AIM OF THE EXERCISE >>
Copy the full listing exactly.

INPUT >>
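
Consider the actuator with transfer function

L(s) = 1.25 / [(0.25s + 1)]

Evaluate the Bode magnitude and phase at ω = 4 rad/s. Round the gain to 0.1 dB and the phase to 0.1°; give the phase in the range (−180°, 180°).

At ω = 4 rad/s:
pole (1 + j4·0.25) = 1 + j1 → |·| ≈ 1.4142, ∠ ≈ 45.00°
|L| = 1.25 · 1 / (1.4142) ≈ 0.88389
Gain = 20 log₁₀(0.88389) ≈ -1.07 dB
∠L = (0°) − (45.00°) = -45.00°

-1.1 dB, -45.0°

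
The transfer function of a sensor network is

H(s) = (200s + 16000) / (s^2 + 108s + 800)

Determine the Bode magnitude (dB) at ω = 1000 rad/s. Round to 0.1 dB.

Substitute s = j1000:
Numerator: 200(j1000) + 16000 = 16000 + j200000
Denominator: (j1000)^2 + 108(j1000) + 800 = -999200 + j108000
|N| = √(16000² + 200000²) ≈ 2.0064e+05, ∠N ≈ 85.43°
|D| = √(999200² + 108000²) ≈ 1.005e+06, ∠D ≈ 173.83°
|H| = 2.0064e+05 / 1.005e+06 ≈ 0.19964
Gain = 20 log₁₀(0.19964) ≈ -14.00 dB

-14.0 dB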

OUTPUT OF THE TASK >>
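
Consider the actuator with transfer function

L(s) = 1.25 / [(0.25s + 1)]

Evaluate the Bode magnitude and phase at ω = 4 rad/s. Round the gain to 0.1 dB and the phase to 0.1°; give the phase in the range (−180°, 180°).

At ω = 4 rad/s:
pole (1 + j4·0.25) = 1 + j1 → |·| ≈ 1.4142, ∠ ≈ 45.00°
|L| = 1.25 · 1 / (1.4142) ≈ 0.88389
Gain = 20 log₁₀(0.88389) ≈ -1.07 dB
∠L = (0°) − (45.00°) = -45.00°

-1.1 dB, -45.0°

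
The transfer function of a sensor network is

H(s) = (200s + 16000) / (s^2 + 108s + 800)

Determine the Bode magnitude (dB) at ω = 1000 rad/s. Round to 0.1 dB.

Substitute s = j1000:
Numerator: 200(j1000) + 16000 = 16000 + j200000
Denominator: (j1000)^2 + 108(j1000) + 800 = -999200 + j108000
|N| = √(16000² + 200000²) ≈ 2.0064e+05, ∠N ≈ 85.43°
|D| = √(999200² + 108000²) ≈ 1.005e+06, ∠D ≈ 173.83°
|H| = 2.0064e+05 / 1.005e+06 ≈ 0.19964
Gain = 20 log₁₀(0.19964) ≈ -14.00 dB

-14.0 dB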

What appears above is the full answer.